Records contained in a dataset:

════════════════════

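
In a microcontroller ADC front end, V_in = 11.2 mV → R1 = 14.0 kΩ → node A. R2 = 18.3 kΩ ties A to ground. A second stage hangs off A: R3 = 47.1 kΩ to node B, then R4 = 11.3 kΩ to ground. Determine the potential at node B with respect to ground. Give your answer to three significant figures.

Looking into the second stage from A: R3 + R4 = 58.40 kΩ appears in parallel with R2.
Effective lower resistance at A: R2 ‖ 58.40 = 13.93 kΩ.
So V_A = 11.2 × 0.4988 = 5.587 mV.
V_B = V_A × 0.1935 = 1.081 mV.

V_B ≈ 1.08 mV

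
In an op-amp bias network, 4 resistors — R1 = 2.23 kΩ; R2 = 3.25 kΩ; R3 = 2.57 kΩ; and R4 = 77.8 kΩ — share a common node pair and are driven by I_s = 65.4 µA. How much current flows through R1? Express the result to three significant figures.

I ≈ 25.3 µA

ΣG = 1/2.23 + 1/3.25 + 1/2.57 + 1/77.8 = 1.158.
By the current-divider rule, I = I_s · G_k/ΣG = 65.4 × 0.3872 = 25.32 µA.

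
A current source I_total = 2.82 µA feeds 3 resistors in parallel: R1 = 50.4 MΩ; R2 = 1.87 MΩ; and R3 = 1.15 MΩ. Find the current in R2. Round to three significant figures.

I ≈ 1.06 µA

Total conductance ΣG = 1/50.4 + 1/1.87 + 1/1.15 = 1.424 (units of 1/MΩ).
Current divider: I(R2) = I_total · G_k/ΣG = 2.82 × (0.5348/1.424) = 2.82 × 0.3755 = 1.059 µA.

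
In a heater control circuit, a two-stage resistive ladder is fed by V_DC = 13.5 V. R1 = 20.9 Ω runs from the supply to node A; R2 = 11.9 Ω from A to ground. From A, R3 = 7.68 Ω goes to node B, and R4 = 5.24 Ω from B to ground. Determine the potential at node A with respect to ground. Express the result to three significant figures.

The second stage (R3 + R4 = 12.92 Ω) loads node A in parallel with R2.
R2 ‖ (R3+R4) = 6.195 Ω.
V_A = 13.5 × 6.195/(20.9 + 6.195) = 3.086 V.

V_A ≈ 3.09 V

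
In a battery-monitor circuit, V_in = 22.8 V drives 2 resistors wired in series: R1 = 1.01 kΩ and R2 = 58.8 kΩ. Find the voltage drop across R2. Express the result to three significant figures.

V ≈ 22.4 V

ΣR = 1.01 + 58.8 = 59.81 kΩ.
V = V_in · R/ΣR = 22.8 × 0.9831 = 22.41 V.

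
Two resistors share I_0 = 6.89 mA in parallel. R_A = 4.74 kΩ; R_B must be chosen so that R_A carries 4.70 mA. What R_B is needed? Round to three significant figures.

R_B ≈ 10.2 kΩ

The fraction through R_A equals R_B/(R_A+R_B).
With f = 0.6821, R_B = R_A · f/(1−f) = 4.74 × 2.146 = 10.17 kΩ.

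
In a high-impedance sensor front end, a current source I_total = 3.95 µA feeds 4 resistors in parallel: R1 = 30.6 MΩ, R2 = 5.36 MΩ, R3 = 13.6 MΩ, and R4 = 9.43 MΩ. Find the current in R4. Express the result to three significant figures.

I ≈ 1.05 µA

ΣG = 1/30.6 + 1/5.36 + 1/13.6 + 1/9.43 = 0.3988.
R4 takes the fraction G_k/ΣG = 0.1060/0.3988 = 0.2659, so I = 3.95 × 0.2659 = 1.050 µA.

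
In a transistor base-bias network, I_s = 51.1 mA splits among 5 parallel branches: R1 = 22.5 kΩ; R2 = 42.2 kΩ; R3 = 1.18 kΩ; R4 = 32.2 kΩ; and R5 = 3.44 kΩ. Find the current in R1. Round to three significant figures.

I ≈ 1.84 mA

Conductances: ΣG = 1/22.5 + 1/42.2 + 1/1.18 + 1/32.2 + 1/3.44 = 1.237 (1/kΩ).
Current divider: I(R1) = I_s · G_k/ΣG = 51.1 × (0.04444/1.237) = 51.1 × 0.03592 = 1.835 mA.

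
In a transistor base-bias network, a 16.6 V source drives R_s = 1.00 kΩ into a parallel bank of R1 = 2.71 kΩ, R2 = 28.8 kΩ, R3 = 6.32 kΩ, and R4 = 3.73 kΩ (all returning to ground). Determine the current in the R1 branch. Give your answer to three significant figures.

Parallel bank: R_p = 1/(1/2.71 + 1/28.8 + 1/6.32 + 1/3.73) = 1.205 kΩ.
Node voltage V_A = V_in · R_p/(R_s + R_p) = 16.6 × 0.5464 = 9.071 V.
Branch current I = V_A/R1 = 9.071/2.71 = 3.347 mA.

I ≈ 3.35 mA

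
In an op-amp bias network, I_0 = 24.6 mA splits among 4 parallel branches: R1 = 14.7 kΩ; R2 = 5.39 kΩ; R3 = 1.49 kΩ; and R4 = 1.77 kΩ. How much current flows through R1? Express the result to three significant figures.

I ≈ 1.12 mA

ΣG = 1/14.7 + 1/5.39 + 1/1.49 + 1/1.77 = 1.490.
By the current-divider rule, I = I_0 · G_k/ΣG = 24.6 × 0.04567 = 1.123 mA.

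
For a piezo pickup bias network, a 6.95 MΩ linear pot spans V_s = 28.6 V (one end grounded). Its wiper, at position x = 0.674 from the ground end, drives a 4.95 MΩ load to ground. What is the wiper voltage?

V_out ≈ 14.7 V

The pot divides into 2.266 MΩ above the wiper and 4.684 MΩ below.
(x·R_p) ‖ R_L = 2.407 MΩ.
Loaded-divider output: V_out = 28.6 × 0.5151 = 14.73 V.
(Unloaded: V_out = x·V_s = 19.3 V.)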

════════════════════

- _Assignment_
Without omission, return all of the records exactly as given.

- _Task solution_
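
In a microcontroller ADC front end, V_in = 11.2 mV → R1 = 14.0 kΩ → node A. R2 = 18.3 kΩ ties A to ground. A second stage hangs off A: R3 = 47.1 kΩ to node B, then R4 = 11.3 kΩ to ground. Determine the potential at node B with respect to ground. Give your answer to three significant figures.

Looking into the second stage from A: R3 + R4 = 58.40 kΩ appears in parallel with R2.
Effective lower resistance at A: R2 ‖ 58.40 = 13.93 kΩ.
So V_A = 11.2 × 0.4988 = 5.587 mV.
V_B = V_A × 0.1935 = 1.081 mV.

V_B ≈ 1.08 mV

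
In an op-amp bias network, 4 resistors — R1 = 2.23 kΩ; R2 = 3.25 kΩ; R3 = 2.57 kΩ; and R4 = 77.8 kΩ — share a common node pair and are driven by I_s = 65.4 µA. How much current flows through R1? Express the result to three significant figures.

I ≈ 25.3 µA

ΣG = 1/2.23 + 1/3.25 + 1/2.57 + 1/77.8 = 1.158.
By the current-divider rule, I = I_s · G_k/ΣG = 65.4 × 0.3872 = 25.32 µA.

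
A current source I_total = 2.82 µA feeds 3 resistors in parallel: R1 = 50.4 MΩ; R2 = 1.87 MΩ; and R3 = 1.15 MΩ. Find the current in R2. Round to three significant figures.

I ≈ 1.06 µA

Total conductance ΣG = 1/50.4 + 1/1.87 + 1/1.15 = 1.424 (units of 1/MΩ).
Current divider: I(R2) = I_total · G_k/ΣG = 2.82 × (0.5348/1.424) = 2.82 × 0.3755 = 1.059 µA.

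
In a heater control circuit, a two-stage resistive ladder is fed by V_DC = 13.5 V. R1 = 20.9 Ω runs from the supply to node A; R2 = 11.9 Ω from A to ground. From A, R3 = 7.68 Ω goes to node B, and R4 = 5.24 Ω from B to ground. Determine the potential at node A with respect to ground. Express the result to three significant figures.

The second stage (R3 + R4 = 12.92 Ω) loads node A in parallel with R2.
R2 ‖ (R3+R4) = 6.195 Ω.
V_A = 13.5 × 6.195/(20.9 + 6.195) = 3.086 V.

V_A ≈ 3.09 V

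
In a battery-monitor circuit, V_in = 22.8 V drives 2 resistors wired in series: R1 = 1.01 kΩ and R2 = 58.8 kΩ. Find the voltage drop across R2. Express the result to three significant figures.

V ≈ 22.4 V

ΣR = 1.01 + 58.8 = 59.81 kΩ.
V = V_in · R/ΣR = 22.8 × 0.9831 = 22.41 V.

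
Two resistors share I_0 = 6.89 mA in parallel. R_A = 4.74 kΩ; R_B must be chosen so that R_A carries 4.70 mA. What R_B is needed? Round to three significant figures.

R_B ≈ 10.2 kΩ

The fraction through R_A equals R_B/(R_A+R_B).
With f = 0.6821, R_B = R_A · f/(1−f) = 4.74 × 2.146 = 10.17 kΩ.

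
In a high-impedance sensor front end, a current source I_total = 3.95 µA feeds 4 resistors in parallel: R1 = 30.6 MΩ, R2 = 5.36 MΩ, R3 = 13.6 MΩ, and R4 = 9.43 MΩ. Find the current in R4. Express the result to three significant figures.

I ≈ 1.05 µA

ΣG = 1/30.6 + 1/5.36 + 1/13.6 + 1/9.43 = 0.3988.
R4 takes the fraction G_k/ΣG = 0.1060/0.3988 = 0.2659, so I = 3.95 × 0.2659 = 1.050 µA.

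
In a transistor base-bias network, I_s = 51.1 mA splits among 5 parallel branches: R1 = 22.5 kΩ; R2 = 42.2 kΩ; R3 = 1.18 kΩ; R4 = 32.2 kΩ; and R5 = 3.44 kΩ. Find the current in R1. Round to three significant figures.

I ≈ 1.84 mA

Conductances: ΣG = 1/22.5 + 1/42.2 + 1/1.18 + 1/32.2 + 1/3.44 = 1.237 (1/kΩ).
Current divider: I(R1) = I_s · G_k/ΣG = 51.1 × (0.04444/1.237) = 51.1 × 0.03592 = 1.835 mA.

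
In a transistor base-bias network, a 16.6 V source drives R_s = 1.00 kΩ into a parallel bank of R1 = 2.71 kΩ, R2 = 28.8 kΩ, R3 = 6.32 kΩ, and R4 = 3.73 kΩ (all returning to ground). Determine the current in the R1 branch. Give your answer to three significant figures.

Parallel bank: R_p = 1/(1/2.71 + 1/28.8 + 1/6.32 + 1/3.73) = 1.205 kΩ.
Node voltage V_A = V_in · R_p/(R_s + R_p) = 16.6 × 0.5464 = 9.071 V.
Branch current I = V_A/R1 = 9.071/2.71 = 3.347 mA.

I ≈ 3.35 mA

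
In an op-amp bias network, I_0 = 24.6 mA splits among 4 parallel branches: R1 = 14.7 kΩ; R2 = 5.39 kΩ; R3 = 1.49 kΩ; and R4 = 1.77 kΩ. How much current flows through R1? Express the result to three significant figures.

I ≈ 1.12 mA

ΣG = 1/14.7 + 1/5.39 + 1/1.49 + 1/1.77 = 1.490.
By the current-divider rule, I = I_0 · G_k/ΣG = 24.6 × 0.04567 = 1.123 mA.

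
For a piezo pickup bias network, a 6.95 MΩ linear pot spans V_s = 28.6 V (one end grounded). Its wiper, at position x = 0.674 from the ground end, drives a 4.95 MΩ load to ground. What is the wiper voltage?

V_out ≈ 14.7 V

The pot divides into 2.266 MΩ above the wiper and 4.684 MΩ below.
(x·R_p) ‖ R_L = 2.407 MΩ.
Loaded-divider output: V_out = 28.6 × 0.5151 = 14.73 V.
(Unloaded: V_out = x·V_s = 19.3 V.)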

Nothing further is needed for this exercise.